→ **TASK STATEMENT**
Each line of the listing below must be set down exactly.

→ **MATERIAL SUPPLIED**
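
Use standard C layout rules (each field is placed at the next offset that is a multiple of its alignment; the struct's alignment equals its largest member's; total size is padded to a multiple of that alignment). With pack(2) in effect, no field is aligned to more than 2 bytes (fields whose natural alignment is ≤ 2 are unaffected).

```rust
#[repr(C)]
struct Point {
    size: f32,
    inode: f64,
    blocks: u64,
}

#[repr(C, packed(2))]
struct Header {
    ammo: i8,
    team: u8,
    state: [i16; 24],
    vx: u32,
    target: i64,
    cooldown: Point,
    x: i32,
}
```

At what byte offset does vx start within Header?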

→ **TASK ANSWER**
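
Use standard C layout rules (each field is placed at the next offset that is a multiple of its alignment; the struct's alignment equals its largest member's; total size is padded to a multiple of that alignment). With pack(2) in effect, no field is aligned to more than 2 bytes (fields whose natural alignment is ≤ 2 are unaffected).

```rust
#[repr(C)]
struct Point {
    size: f32,
    inode: f64,
    blocks: u64,
}

#[repr(C, packed(2))]
struct Header {
    ammo: i8,
    team: u8,
    state: [i16; 24],
    vx: u32,
    target: i64,
    cooldown: Point,
    x: i32,
}
```

At what byte offset does vx start within Header?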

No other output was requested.